**INSTRUCTIONS FOR THE TASK**
What is needed is the number of lines below that contain the word "latencies", with no other output.

[[ DATASET EXTRACT, beginning ]]

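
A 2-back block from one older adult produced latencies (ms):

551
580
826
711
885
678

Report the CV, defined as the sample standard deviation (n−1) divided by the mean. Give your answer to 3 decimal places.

0.187

n = 6, Σ = 4231, M = 705.1667
Σ(x−M)² = 87146.833; s = √(87146.833/5) = 132.0203
CV = 132.0203 / 705.1667 = 0.18722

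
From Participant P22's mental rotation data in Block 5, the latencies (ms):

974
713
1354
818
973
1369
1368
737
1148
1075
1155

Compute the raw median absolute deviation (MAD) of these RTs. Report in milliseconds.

Sorted: 713, 737, 818, 973, 974, 1075, 1148, 1155, 1354, 1368, 1369 → median = 1075
|x − 1075|: 101, 362, 279, 257, 102, 294, 293, 338, 73, 0, 80
Sorted deviations: 0, 73, 80, 101, 102, 257, 279, 293, 294, 338, 362 → MAD = 257

257 ms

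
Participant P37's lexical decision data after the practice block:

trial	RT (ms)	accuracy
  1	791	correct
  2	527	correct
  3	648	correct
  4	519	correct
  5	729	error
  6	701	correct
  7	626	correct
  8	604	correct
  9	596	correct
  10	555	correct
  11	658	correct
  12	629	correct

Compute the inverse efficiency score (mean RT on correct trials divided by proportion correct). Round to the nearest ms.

680 ms

Correct trials (n=11): 791, 527, 648, 519, 701, 626, 604, 596, 555, 658, 629
Mean correct RT = 6854/11 = 623.0909 ms
Proportion correct = 11/12
IES = 623.0909 / (11/12) = 679.736 ms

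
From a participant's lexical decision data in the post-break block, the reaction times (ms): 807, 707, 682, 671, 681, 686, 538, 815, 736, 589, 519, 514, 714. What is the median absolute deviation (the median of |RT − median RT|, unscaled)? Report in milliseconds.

54 ms

Sorted: 514, 519, 538, 589, 671, 681, 682, 686, 707, 714, 736, 807, 815 → median = 682
|x − 682|: 125, 25, 0, 11, 1, 4, 144, 133, 54, 93, 163, 168, 32
Sorted deviations: 0, 1, 4, 11, 25, 32, 54, 93, 125, 133, 144, 163, 168 → MAD = 54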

[[ DATASET EXTRACT, end ]]

**ANSWER FOR THE TASK**
2